Within the entries below, find every line that has the string "over", then copy it.

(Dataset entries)

+===+

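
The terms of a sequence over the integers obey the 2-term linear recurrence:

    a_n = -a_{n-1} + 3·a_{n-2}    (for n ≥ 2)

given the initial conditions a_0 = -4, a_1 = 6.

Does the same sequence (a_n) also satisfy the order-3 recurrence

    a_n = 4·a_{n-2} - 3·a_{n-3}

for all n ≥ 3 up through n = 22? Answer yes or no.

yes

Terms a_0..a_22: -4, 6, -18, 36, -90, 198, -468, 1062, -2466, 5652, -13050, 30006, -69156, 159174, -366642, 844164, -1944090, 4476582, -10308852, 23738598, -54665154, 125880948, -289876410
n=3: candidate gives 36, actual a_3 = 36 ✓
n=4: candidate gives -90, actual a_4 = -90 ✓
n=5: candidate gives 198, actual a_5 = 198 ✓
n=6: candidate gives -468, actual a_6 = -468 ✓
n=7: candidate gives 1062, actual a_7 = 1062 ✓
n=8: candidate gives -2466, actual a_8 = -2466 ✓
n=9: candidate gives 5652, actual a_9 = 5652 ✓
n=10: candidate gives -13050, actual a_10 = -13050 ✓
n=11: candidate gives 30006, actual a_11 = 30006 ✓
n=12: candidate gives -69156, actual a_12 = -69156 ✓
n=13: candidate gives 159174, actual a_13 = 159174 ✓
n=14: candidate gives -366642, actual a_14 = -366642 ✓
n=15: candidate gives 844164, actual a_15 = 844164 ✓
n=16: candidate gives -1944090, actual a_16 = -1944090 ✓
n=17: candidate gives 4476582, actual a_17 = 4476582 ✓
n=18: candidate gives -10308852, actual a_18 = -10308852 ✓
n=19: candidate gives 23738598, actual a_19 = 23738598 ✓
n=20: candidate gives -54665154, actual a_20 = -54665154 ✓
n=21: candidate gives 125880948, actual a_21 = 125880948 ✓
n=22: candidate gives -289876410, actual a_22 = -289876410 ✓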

+===+

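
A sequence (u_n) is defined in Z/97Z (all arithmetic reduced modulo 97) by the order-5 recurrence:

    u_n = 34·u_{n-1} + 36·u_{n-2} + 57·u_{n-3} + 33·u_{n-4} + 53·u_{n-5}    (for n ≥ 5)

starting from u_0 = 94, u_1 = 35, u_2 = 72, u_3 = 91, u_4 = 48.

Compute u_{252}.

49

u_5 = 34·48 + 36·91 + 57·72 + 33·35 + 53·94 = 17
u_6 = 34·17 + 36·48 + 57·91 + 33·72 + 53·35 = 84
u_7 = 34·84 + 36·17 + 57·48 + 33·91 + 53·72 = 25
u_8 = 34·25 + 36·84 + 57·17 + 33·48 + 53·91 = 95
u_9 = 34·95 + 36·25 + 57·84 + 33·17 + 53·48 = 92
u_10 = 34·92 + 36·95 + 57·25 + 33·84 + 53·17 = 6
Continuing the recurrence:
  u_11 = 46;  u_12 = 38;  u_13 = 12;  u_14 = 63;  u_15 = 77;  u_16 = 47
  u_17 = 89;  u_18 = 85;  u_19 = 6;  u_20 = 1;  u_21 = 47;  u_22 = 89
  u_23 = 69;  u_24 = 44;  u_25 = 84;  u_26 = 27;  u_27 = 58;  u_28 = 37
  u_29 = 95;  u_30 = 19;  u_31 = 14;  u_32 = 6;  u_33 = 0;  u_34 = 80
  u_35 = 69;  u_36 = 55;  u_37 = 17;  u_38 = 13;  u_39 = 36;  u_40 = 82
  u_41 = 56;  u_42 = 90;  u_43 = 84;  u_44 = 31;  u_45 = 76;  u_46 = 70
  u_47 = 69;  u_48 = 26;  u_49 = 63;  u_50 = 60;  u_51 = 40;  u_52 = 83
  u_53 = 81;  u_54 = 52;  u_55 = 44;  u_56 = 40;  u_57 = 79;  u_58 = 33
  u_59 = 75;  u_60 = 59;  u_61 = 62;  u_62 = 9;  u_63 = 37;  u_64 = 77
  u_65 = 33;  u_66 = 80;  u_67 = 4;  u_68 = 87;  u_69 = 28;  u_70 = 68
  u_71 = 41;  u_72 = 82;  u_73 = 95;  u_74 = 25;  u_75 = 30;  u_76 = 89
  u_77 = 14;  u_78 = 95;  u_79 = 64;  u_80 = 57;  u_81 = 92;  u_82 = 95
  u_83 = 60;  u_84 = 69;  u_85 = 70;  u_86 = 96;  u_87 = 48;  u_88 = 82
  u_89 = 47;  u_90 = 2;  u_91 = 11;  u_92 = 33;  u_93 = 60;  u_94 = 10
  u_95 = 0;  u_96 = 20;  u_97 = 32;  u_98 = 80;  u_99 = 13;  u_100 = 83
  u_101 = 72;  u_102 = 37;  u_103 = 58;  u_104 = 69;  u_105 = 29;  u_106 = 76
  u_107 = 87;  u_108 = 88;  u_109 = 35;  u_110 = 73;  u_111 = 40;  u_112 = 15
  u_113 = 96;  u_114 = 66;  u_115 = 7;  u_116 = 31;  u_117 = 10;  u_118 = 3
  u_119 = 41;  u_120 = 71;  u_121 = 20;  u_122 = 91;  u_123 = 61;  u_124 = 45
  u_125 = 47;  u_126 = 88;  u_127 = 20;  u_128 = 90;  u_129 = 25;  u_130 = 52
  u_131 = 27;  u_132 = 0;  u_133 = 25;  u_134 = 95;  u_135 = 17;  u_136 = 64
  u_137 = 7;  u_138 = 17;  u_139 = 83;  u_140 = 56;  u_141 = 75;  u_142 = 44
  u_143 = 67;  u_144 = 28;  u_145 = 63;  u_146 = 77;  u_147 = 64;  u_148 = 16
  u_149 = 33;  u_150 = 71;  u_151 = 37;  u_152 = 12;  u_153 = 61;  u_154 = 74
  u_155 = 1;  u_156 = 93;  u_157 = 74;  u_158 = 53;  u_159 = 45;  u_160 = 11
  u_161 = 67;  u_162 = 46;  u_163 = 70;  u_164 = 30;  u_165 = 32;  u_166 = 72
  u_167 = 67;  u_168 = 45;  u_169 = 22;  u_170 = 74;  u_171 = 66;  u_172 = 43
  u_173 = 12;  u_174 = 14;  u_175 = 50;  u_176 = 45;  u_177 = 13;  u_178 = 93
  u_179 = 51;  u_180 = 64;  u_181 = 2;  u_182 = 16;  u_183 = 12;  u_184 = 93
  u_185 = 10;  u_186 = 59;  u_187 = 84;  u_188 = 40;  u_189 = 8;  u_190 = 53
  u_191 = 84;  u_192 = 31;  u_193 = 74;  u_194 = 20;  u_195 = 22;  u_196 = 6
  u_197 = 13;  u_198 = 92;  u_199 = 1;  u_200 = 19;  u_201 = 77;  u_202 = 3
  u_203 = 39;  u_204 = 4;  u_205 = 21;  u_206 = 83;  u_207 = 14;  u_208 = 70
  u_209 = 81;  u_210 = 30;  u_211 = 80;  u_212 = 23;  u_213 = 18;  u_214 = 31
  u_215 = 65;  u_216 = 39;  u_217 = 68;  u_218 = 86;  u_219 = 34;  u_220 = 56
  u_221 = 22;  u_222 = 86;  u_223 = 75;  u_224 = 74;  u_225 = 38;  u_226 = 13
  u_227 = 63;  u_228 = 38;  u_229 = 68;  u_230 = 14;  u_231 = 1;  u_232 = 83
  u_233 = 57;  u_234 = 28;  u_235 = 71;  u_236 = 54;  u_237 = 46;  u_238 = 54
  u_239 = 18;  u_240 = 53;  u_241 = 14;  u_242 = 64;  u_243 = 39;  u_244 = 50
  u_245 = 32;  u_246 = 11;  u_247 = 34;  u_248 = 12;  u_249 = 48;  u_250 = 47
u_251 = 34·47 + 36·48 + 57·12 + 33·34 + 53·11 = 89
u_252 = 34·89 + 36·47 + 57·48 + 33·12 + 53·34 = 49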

+===+

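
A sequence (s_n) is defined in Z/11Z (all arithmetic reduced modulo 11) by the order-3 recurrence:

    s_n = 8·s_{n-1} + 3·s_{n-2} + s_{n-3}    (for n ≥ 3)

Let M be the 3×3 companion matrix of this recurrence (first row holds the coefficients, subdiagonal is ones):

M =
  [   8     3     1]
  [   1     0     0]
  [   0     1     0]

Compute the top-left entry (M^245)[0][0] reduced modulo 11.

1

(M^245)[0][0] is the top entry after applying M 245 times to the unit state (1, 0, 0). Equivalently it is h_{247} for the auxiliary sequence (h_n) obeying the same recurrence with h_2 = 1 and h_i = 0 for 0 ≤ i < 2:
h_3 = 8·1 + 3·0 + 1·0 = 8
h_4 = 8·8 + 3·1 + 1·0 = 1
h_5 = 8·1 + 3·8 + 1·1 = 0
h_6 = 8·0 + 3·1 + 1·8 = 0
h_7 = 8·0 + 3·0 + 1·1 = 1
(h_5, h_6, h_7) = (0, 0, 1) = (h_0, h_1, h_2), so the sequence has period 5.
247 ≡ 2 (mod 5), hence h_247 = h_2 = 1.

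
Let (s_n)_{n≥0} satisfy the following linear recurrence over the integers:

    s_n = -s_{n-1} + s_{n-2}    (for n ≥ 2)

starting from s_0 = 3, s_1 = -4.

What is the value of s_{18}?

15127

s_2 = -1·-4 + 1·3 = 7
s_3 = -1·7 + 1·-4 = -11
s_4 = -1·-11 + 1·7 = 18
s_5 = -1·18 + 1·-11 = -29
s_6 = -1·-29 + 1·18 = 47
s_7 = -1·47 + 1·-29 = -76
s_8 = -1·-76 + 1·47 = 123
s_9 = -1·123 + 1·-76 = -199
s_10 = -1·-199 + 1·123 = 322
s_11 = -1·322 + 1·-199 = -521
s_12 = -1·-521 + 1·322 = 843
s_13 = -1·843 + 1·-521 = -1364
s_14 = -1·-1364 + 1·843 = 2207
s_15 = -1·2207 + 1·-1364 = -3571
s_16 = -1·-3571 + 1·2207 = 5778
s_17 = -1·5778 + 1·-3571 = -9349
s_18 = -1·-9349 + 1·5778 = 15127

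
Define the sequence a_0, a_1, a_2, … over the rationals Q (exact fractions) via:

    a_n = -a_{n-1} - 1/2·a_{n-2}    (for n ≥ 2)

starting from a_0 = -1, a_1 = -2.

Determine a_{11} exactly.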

+===+

● **Answer to the exercise**
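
The terms of a sequence over the integers obey the 2-term linear recurrence:
Let (s_n)_{n≥0} satisfy the following linear recurrence over the integers:
Define the sequence a_0, a_1, a_2, … over the rationals Q (exact fractions) via: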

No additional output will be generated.